▶ Exercise details
Instruction for the entries that follow: retype exactly the lines from the line with "2: [4, 10, 12]" to the line with "12: [2, 3, 6, 9]", both included, and omit all others.

▶ Available data
........

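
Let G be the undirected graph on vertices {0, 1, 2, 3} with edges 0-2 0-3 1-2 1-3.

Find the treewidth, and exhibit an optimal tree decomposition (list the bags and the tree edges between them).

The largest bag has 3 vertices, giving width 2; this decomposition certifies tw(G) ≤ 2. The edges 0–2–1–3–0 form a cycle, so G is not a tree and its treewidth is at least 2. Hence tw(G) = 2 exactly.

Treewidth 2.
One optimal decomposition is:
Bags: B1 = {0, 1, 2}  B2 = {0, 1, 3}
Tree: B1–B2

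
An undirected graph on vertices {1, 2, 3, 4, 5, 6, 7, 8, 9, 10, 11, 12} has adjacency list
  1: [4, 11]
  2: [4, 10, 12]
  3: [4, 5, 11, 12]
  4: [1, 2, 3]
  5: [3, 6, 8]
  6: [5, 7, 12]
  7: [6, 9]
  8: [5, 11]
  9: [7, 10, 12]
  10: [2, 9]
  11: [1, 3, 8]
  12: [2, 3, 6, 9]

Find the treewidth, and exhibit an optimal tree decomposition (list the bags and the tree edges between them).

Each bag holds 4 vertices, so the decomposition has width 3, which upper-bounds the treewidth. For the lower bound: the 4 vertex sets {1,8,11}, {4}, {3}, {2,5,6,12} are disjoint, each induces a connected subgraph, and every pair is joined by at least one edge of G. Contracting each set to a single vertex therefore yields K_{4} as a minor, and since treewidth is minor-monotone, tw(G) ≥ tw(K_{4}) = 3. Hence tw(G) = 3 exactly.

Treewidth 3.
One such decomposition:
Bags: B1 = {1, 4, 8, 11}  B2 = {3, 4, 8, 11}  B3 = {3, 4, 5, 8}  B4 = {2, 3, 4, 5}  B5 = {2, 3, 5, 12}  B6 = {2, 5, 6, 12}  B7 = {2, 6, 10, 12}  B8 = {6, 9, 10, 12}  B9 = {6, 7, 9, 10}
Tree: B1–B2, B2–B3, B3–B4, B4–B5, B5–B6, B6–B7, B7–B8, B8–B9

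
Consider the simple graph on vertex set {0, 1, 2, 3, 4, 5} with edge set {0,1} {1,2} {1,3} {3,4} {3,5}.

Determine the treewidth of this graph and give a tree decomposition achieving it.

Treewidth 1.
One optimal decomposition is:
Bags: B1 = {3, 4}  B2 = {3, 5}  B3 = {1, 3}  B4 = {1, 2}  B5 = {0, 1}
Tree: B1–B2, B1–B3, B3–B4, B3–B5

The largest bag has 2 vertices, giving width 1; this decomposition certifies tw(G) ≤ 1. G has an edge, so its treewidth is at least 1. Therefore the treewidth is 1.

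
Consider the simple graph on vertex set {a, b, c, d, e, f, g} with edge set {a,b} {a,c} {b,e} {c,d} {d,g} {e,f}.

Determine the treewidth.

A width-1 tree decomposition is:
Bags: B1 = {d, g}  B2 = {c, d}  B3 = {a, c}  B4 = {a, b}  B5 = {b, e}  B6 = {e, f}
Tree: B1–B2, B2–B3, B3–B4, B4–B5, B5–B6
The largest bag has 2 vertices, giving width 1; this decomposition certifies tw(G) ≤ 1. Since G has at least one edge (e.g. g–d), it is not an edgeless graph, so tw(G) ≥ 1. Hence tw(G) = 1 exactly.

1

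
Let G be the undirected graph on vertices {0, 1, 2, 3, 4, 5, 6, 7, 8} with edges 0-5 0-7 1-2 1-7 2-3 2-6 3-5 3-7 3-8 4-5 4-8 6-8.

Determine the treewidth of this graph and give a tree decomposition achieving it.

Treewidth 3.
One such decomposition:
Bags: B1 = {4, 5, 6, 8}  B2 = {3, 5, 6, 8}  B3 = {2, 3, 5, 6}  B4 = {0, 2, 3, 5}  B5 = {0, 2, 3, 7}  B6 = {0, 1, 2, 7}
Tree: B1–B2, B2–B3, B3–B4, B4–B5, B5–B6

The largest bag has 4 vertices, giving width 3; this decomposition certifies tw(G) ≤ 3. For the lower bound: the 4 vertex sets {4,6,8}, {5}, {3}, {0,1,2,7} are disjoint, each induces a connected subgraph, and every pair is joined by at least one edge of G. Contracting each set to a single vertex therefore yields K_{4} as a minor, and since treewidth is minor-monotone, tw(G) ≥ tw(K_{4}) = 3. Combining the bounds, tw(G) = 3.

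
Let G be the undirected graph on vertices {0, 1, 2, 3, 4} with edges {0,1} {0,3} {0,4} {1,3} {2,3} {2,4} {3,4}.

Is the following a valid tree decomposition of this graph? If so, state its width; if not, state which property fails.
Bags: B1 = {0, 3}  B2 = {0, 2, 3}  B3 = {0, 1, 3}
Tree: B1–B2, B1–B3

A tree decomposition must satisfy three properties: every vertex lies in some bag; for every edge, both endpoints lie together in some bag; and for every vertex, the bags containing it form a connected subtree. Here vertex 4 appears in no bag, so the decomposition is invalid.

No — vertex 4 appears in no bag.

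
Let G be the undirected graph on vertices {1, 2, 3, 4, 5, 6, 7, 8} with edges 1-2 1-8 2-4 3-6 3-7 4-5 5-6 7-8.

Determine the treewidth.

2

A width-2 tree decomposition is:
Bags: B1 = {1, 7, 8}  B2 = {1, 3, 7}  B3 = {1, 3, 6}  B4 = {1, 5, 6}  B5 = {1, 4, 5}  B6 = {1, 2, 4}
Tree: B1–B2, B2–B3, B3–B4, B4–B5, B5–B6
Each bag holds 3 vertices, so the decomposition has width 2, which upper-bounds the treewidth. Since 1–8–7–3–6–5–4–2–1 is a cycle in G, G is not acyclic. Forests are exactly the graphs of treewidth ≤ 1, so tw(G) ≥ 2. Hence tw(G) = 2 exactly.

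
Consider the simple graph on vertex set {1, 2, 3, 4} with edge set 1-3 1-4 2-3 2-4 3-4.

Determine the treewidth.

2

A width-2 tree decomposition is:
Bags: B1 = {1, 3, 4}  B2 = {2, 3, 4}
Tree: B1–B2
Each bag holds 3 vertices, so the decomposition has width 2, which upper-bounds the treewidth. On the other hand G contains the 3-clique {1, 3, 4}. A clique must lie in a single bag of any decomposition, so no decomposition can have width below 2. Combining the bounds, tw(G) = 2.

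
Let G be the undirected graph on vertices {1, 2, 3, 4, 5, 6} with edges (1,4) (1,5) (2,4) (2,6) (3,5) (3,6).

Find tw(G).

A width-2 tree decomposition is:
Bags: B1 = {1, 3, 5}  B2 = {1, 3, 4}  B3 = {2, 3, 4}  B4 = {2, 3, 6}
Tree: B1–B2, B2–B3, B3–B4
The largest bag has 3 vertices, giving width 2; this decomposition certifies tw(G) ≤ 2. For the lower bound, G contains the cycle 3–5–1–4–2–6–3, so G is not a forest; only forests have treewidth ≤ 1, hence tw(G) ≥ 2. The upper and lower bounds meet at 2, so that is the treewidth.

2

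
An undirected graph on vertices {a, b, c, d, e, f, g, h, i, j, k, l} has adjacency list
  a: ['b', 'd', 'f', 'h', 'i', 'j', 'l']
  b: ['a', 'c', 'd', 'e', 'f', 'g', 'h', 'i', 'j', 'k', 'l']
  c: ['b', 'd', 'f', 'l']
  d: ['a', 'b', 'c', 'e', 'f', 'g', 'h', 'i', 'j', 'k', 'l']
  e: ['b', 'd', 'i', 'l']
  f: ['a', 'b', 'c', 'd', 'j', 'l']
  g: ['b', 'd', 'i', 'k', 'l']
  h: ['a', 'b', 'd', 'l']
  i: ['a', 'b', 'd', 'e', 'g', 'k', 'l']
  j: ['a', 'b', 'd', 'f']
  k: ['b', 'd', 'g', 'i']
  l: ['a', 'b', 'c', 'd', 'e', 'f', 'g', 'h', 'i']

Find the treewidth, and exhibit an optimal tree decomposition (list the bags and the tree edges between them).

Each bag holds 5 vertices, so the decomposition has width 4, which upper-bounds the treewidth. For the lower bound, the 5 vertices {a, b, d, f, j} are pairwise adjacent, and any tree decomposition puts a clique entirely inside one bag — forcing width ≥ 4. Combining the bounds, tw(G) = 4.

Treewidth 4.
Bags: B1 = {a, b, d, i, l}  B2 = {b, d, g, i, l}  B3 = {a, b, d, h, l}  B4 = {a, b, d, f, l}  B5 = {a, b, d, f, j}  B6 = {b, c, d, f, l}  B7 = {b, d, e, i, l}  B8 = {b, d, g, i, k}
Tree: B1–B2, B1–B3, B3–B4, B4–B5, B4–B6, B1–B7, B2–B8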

........

▶ Result for this task
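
  2: [4, 10, 12]
  3: [4, 5, 11, 12]
  4: [1, 2, 3]
  5: [3, 6, 8]
  6: [5, 7, 12]
  7: [6, 9]
  8: [5, 11]
  9: [7, 10, 12]
  10: [2, 9]
  11: [1, 3, 8]
  12: [2, 3, 6, 9]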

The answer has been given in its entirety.